(Data to examine)
------------------------

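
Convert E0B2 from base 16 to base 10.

Expand by place value (powers of 16):
Digit values: E = 14, B = 11
E0B2 = 14 × 16^3 + 0 × 16^2 + 11 × 16^1 + 2 × 16^0
= 14 × 4096 + 0 × 256 + 11 × 16 + 2 × 1
= 57344 + 0 + 176 + 2
= 57522



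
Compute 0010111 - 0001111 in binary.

Method 1 - Direct subtraction (column by column from the right: bit − bit − borrow-in; if negative, add 2 and borrow 1 from the next column):
borrow: 0010000
        0010111
-       0001111
---------------
        0001000

Method 2 - Add two's complement:
Two's complement of 0001111: invert → 1110000, add 1 → 1110001
  0010111
+ 1110001
---------
 10001000  (end carry out of the top bit = 1)
Discarding the end carry: 0001000
Decimal check:
  0010111 = 16 + 4 + 2 + 1 = 23
  0001111 = 8 + 4 + 2 + 1 = 15
  23 - 15 = 8, and 0001000 = 8 ✓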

------------------------

(Problem description) Using the entries above, copy out all lines that contain the string "Method".

(Task output)
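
Method 1 - Direct subtraction (column by column from the right: bit − bit − borrow-in; if negative, add 2 and borrow 1 from the next column):
Method 2 - Add two's complement: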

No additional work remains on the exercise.